**PROVIDED RECORDS**
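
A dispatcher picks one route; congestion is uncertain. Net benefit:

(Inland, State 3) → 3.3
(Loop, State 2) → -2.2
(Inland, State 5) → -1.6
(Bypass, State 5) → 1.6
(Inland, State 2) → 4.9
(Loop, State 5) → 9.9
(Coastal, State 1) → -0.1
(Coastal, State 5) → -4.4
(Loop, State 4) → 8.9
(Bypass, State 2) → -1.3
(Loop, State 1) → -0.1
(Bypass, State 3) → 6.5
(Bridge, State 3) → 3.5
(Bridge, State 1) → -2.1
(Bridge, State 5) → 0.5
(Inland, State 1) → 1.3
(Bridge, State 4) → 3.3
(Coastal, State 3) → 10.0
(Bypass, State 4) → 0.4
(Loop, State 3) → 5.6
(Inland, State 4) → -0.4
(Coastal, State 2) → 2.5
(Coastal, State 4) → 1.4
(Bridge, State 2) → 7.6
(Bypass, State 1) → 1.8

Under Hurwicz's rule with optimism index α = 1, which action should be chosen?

Bridge: 1·7.6 + 0·(-2.1) = 7.6
Loop: 1·9.9 + 0·(-2.2) = 9.9
Coastal: 1·10.0 + 0·(-4.4) = 10
Bypass: 1·6.5 + 0·(-1.3) = 6.5
Inland: 1·4.9 + 0·(-1.6) = 4.9
Highest Hurwicz score = 10 → Coastal.

Coastal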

**DESCRIPTION OF THE TASK**
Nothing should be dropped or changed, so repeat all of the entries exactly.

**RESULT OF THE EXERCISE**
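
A dispatcher picks one route; congestion is uncertain. Net benefit:

(Inland, State 3) → 3.3
(Loop, State 2) → -2.2
(Inland, State 5) → -1.6
(Bypass, State 5) → 1.6
(Inland, State 2) → 4.9
(Loop, State 5) → 9.9
(Coastal, State 1) → -0.1
(Coastal, State 5) → -4.4
(Loop, State 4) → 8.9
(Bypass, State 2) → -1.3
(Loop, State 1) → -0.1
(Bypass, State 3) → 6.5
(Bridge, State 3) → 3.5
(Bridge, State 1) → -2.1
(Bridge, State 5) → 0.5
(Inland, State 1) → 1.3
(Bridge, State 4) → 3.3
(Coastal, State 3) → 10.0
(Bypass, State 4) → 0.4
(Loop, State 3) → 5.6
(Inland, State 4) → -0.4
(Coastal, State 2) → 2.5
(Coastal, State 4) → 1.4
(Bridge, State 2) → 7.6
(Bypass, State 1) → 1.8

Under Hurwicz's rule with optimism index α = 1, which action should be chosen?

Bridge: 1·7.6 + 0·(-2.1) = 7.6
Loop: 1·9.9 + 0·(-2.2) = 9.9
Coastal: 1·10.0 + 0·(-4.4) = 10
Bypass: 1·6.5 + 0·(-1.3) = 6.5
Inland: 1·4.9 + 0·(-1.6) = 4.9
Highest Hurwicz score = 10 → Coastal.

Coastal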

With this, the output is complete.